Dataset excerpts →

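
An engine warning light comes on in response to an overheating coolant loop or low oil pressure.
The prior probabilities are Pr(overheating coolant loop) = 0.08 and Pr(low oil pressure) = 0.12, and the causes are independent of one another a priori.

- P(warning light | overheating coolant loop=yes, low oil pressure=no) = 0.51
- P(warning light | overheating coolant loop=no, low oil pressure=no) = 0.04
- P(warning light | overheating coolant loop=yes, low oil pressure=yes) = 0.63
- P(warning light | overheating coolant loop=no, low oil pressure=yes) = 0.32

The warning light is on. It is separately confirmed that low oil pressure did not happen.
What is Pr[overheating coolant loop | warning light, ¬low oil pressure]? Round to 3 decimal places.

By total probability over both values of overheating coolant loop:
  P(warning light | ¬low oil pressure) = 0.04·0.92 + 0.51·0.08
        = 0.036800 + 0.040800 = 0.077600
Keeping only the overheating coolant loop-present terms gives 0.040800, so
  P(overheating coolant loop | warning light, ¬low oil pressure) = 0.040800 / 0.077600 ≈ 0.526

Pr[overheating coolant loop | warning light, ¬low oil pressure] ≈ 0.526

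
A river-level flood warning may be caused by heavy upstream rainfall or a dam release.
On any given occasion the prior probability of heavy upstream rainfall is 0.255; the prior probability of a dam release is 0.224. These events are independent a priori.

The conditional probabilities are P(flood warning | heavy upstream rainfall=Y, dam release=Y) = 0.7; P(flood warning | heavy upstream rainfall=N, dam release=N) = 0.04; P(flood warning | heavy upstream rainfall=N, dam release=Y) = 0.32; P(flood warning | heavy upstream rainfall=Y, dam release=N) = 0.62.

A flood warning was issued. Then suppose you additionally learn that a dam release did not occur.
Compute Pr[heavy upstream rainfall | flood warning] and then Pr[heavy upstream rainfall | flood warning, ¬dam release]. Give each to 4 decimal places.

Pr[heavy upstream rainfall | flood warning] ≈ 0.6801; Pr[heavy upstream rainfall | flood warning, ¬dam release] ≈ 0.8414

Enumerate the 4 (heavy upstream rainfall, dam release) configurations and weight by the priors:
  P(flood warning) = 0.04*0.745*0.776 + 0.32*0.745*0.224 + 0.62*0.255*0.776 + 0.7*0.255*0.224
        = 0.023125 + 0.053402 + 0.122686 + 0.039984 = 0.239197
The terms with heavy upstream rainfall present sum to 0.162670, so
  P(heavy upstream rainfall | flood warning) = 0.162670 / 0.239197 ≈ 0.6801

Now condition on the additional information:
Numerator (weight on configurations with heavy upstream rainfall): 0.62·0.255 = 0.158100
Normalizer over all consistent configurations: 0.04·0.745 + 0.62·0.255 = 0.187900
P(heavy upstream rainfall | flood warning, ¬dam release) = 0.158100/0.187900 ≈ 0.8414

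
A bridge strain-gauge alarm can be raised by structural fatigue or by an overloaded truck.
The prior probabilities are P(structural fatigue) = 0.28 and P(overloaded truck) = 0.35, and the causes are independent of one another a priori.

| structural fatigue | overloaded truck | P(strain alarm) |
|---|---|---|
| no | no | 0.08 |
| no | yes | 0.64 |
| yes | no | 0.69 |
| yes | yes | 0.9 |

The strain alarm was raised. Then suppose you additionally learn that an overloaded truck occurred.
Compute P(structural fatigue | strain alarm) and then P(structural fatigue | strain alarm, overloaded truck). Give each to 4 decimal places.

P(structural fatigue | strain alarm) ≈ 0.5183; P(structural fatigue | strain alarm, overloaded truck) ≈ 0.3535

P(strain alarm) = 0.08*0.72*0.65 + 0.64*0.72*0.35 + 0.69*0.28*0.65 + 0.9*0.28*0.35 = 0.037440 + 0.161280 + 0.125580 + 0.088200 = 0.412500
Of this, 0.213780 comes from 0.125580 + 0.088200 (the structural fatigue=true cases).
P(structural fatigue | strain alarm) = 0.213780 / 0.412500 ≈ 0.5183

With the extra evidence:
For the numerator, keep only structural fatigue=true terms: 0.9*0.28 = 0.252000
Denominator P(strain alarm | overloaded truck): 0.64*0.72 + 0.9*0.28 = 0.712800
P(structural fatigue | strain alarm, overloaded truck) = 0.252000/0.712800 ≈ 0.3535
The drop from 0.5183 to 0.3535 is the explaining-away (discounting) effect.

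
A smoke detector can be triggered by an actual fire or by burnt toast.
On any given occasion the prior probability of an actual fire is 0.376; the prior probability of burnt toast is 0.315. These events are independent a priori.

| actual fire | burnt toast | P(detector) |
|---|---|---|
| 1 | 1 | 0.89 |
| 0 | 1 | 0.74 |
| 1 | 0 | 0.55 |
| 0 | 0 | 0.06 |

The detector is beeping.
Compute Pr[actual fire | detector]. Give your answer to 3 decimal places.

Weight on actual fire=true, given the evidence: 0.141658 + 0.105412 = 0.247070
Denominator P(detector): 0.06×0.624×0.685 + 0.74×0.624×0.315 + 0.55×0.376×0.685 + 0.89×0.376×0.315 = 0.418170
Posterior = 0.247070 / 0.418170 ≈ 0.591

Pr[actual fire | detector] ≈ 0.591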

Task to carry out →
Where a line of the listing holds the string "independent", copy that line.

Completed task →
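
The prior probabilities are Pr(overheating coolant loop) = 0.08 and Pr(low oil pressure) = 0.12, and the causes are independent of one another a priori.
On any given occasion the prior probability of heavy upstream rainfall is 0.255; the prior probability of a dam release is 0.224. These events are independent a priori.
The prior probabilities are P(structural fatigue) = 0.28 and P(overloaded truck) = 0.35, and the causes are independent of one another a priori.
On any given occasion the prior probability of an actual fire is 0.376; the prior probability of burnt toast is 0.315. These events are independent a priori.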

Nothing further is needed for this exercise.